Exercise aim: Every entry needs to be repeated exactly, with nothing left out.

(Records drawn from a dataset)
____________

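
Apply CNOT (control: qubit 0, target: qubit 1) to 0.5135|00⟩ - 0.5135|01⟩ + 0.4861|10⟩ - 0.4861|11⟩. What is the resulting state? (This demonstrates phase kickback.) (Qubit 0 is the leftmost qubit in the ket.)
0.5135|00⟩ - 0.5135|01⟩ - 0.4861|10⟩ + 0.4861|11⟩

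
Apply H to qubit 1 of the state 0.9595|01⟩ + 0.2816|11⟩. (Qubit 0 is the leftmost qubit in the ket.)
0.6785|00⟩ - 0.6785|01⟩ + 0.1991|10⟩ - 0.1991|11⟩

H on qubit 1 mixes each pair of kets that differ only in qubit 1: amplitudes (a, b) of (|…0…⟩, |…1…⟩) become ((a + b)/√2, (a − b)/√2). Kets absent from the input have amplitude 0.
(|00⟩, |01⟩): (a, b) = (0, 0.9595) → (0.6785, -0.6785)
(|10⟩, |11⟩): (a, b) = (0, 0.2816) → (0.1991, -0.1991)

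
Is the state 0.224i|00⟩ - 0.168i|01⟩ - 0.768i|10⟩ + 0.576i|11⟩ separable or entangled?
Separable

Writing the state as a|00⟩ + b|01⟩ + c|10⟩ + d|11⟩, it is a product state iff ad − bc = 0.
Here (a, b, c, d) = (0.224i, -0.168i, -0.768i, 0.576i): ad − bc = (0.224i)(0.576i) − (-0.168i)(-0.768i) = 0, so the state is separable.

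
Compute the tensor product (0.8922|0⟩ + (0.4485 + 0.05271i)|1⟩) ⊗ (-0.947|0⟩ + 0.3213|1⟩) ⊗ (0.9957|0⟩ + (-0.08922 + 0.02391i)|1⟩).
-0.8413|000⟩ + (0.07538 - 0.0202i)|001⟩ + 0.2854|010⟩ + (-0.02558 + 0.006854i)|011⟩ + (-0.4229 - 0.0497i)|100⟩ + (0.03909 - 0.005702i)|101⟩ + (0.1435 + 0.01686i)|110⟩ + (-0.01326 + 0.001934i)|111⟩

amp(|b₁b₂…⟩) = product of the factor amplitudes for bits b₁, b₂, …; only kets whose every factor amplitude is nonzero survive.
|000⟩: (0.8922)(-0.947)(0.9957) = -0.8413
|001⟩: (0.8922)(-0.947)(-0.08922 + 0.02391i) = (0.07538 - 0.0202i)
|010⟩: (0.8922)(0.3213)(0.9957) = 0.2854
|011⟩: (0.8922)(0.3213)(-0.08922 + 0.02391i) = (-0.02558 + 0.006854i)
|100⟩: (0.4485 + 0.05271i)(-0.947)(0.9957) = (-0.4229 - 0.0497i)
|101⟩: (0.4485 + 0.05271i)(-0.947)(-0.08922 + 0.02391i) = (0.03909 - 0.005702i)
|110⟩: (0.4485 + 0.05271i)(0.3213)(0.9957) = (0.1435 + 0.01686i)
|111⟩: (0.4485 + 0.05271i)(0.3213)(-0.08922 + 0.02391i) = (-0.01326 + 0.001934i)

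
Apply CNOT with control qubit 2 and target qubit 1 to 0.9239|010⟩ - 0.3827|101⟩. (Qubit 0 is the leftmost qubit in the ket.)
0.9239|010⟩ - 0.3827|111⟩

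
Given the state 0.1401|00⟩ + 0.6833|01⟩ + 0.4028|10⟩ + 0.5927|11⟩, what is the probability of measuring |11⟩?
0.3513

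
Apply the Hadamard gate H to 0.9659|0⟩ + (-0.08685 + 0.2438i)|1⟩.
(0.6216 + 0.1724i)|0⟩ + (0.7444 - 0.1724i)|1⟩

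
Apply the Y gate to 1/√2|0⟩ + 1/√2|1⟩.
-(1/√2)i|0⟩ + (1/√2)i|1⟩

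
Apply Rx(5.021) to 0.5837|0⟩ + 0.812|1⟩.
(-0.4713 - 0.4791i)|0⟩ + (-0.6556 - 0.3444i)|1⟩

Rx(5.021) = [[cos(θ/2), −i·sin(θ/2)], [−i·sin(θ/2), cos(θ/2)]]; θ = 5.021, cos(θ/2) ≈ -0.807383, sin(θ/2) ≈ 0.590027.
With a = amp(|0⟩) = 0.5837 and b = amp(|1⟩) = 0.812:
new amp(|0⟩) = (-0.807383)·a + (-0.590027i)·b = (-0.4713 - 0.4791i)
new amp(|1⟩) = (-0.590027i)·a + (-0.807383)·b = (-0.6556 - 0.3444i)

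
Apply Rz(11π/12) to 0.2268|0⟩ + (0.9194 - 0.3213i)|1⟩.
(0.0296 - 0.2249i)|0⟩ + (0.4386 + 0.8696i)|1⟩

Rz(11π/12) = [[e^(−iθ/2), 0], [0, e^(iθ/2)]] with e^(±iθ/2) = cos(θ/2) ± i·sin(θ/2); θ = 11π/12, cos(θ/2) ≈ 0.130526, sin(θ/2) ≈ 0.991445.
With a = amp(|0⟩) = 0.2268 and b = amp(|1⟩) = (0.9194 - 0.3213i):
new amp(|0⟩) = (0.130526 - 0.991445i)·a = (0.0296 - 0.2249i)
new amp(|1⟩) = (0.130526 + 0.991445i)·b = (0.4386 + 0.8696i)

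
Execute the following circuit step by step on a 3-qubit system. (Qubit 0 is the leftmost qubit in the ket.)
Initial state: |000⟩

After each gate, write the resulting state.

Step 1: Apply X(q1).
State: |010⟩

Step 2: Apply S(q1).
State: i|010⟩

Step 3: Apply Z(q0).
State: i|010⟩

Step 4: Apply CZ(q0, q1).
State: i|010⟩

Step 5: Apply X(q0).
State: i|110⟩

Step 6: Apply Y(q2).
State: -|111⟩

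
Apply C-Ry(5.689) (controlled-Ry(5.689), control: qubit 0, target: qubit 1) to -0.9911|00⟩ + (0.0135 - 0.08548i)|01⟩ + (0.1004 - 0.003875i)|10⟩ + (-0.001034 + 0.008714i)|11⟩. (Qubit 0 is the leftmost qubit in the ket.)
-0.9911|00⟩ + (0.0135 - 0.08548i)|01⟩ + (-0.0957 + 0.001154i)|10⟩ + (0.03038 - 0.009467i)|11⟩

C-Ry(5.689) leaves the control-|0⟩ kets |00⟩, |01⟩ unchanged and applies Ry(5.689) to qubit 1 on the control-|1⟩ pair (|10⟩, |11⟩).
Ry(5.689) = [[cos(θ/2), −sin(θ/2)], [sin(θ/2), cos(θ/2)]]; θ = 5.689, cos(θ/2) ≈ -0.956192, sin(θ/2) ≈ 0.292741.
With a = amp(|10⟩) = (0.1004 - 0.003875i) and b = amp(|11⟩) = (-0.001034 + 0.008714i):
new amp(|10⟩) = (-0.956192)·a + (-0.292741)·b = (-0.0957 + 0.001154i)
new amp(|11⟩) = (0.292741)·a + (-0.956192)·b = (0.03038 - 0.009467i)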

____________

Answer below:
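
Apply CNOT (control: qubit 0, target: qubit 1) to 0.5135|00⟩ - 0.5135|01⟩ + 0.4861|10⟩ - 0.4861|11⟩. What is the resulting state? (This demonstrates phase kickback.) (Qubit 0 is the leftmost qubit in the ket.)
0.5135|00⟩ - 0.5135|01⟩ - 0.4861|10⟩ + 0.4861|11⟩

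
Apply H to qubit 1 of the state 0.9595|01⟩ + 0.2816|11⟩. (Qubit 0 is the leftmost qubit in the ket.)
0.6785|00⟩ - 0.6785|01⟩ + 0.1991|10⟩ - 0.1991|11⟩

H on qubit 1 mixes each pair of kets that differ only in qubit 1: amplitudes (a, b) of (|…0…⟩, |…1…⟩) become ((a + b)/√2, (a − b)/√2). Kets absent from the input have amplitude 0.
(|00⟩, |01⟩): (a, b) = (0, 0.9595) → (0.6785, -0.6785)
(|10⟩, |11⟩): (a, b) = (0, 0.2816) → (0.1991, -0.1991)

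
Is the state 0.224i|00⟩ - 0.168i|01⟩ - 0.768i|10⟩ + 0.576i|11⟩ separable or entangled?
Separable

Writing the state as a|00⟩ + b|01⟩ + c|10⟩ + d|11⟩, it is a product state iff ad − bc = 0.
Here (a, b, c, d) = (0.224i, -0.168i, -0.768i, 0.576i): ad − bc = (0.224i)(0.576i) − (-0.168i)(-0.768i) = 0, so the state is separable.

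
Compute the tensor product (0.8922|0⟩ + (0.4485 + 0.05271i)|1⟩) ⊗ (-0.947|0⟩ + 0.3213|1⟩) ⊗ (0.9957|0⟩ + (-0.08922 + 0.02391i)|1⟩).
-0.8413|000⟩ + (0.07538 - 0.0202i)|001⟩ + 0.2854|010⟩ + (-0.02558 + 0.006854i)|011⟩ + (-0.4229 - 0.0497i)|100⟩ + (0.03909 - 0.005702i)|101⟩ + (0.1435 + 0.01686i)|110⟩ + (-0.01326 + 0.001934i)|111⟩

amp(|b₁b₂…⟩) = product of the factor amplitudes for bits b₁, b₂, …; only kets whose every factor amplitude is nonzero survive.
|000⟩: (0.8922)(-0.947)(0.9957) = -0.8413
|001⟩: (0.8922)(-0.947)(-0.08922 + 0.02391i) = (0.07538 - 0.0202i)
|010⟩: (0.8922)(0.3213)(0.9957) = 0.2854
|011⟩: (0.8922)(0.3213)(-0.08922 + 0.02391i) = (-0.02558 + 0.006854i)
|100⟩: (0.4485 + 0.05271i)(-0.947)(0.9957) = (-0.4229 - 0.0497i)
|101⟩: (0.4485 + 0.05271i)(-0.947)(-0.08922 + 0.02391i) = (0.03909 - 0.005702i)
|110⟩: (0.4485 + 0.05271i)(0.3213)(0.9957) = (0.1435 + 0.01686i)
|111⟩: (0.4485 + 0.05271i)(0.3213)(-0.08922 + 0.02391i) = (-0.01326 + 0.001934i)

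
Apply CNOT with control qubit 2 and target qubit 1 to 0.9239|010⟩ - 0.3827|101⟩. (Qubit 0 is the leftmost qubit in the ket.)
0.9239|010⟩ - 0.3827|111⟩

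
Given the state 0.1401|00⟩ + 0.6833|01⟩ + 0.4028|10⟩ + 0.5927|11⟩, what is the probability of measuring |11⟩?
0.3513

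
Apply the Hadamard gate H to 0.9659|0⟩ + (-0.08685 + 0.2438i)|1⟩.
(0.6216 + 0.1724i)|0⟩ + (0.7444 - 0.1724i)|1⟩

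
Apply the Y gate to 1/√2|0⟩ + 1/√2|1⟩.
-(1/√2)i|0⟩ + (1/√2)i|1⟩

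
Apply Rx(5.021) to 0.5837|0⟩ + 0.812|1⟩.
(-0.4713 - 0.4791i)|0⟩ + (-0.6556 - 0.3444i)|1⟩

Rx(5.021) = [[cos(θ/2), −i·sin(θ/2)], [−i·sin(θ/2), cos(θ/2)]]; θ = 5.021, cos(θ/2) ≈ -0.807383, sin(θ/2) ≈ 0.590027.
With a = amp(|0⟩) = 0.5837 and b = amp(|1⟩) = 0.812:
new amp(|0⟩) = (-0.807383)·a + (-0.590027i)·b = (-0.4713 - 0.4791i)
new amp(|1⟩) = (-0.590027i)·a + (-0.807383)·b = (-0.6556 - 0.3444i)

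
Apply Rz(11π/12) to 0.2268|0⟩ + (0.9194 - 0.3213i)|1⟩.
(0.0296 - 0.2249i)|0⟩ + (0.4386 + 0.8696i)|1⟩

Rz(11π/12) = [[e^(−iθ/2), 0], [0, e^(iθ/2)]] with e^(±iθ/2) = cos(θ/2) ± i·sin(θ/2); θ = 11π/12, cos(θ/2) ≈ 0.130526, sin(θ/2) ≈ 0.991445.
With a = amp(|0⟩) = 0.2268 and b = amp(|1⟩) = (0.9194 - 0.3213i):
new amp(|0⟩) = (0.130526 - 0.991445i)·a = (0.0296 - 0.2249i)
new amp(|1⟩) = (0.130526 + 0.991445i)·b = (0.4386 + 0.8696i)

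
Execute the following circuit step by step on a 3-qubit system. (Qubit 0 is the leftmost qubit in the ket.)
Initial state: |000⟩

After each gate, write the resulting state.

Step 1: Apply X(q1).
State: |010⟩

Step 2: Apply S(q1).
State: i|010⟩

Step 3: Apply Z(q0).
State: i|010⟩

Step 4: Apply CZ(q0, q1).
State: i|010⟩

Step 5: Apply X(q0).
State: i|110⟩

Step 6: Apply Y(q2).
State: -|111⟩

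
Apply C-Ry(5.689) (controlled-Ry(5.689), control: qubit 0, target: qubit 1) to -0.9911|00⟩ + (0.0135 - 0.08548i)|01⟩ + (0.1004 - 0.003875i)|10⟩ + (-0.001034 + 0.008714i)|11⟩. (Qubit 0 is the leftmost qubit in the ket.)
-0.9911|00⟩ + (0.0135 - 0.08548i)|01⟩ + (-0.0957 + 0.001154i)|10⟩ + (0.03038 - 0.009467i)|11⟩

C-Ry(5.689) leaves the control-|0⟩ kets |00⟩, |01⟩ unchanged and applies Ry(5.689) to qubit 1 on the control-|1⟩ pair (|10⟩, |11⟩).
Ry(5.689) = [[cos(θ/2), −sin(θ/2)], [sin(θ/2), cos(θ/2)]]; θ = 5.689, cos(θ/2) ≈ -0.956192, sin(θ/2) ≈ 0.292741.
With a = amp(|10⟩) = (0.1004 - 0.003875i) and b = amp(|11⟩) = (-0.001034 + 0.008714i):
new amp(|10⟩) = (-0.956192)·a + (-0.292741)·b = (-0.0957 + 0.001154i)
new amp(|11⟩) = (0.292741)·a + (-0.956192)·b = (0.03038 - 0.009467i)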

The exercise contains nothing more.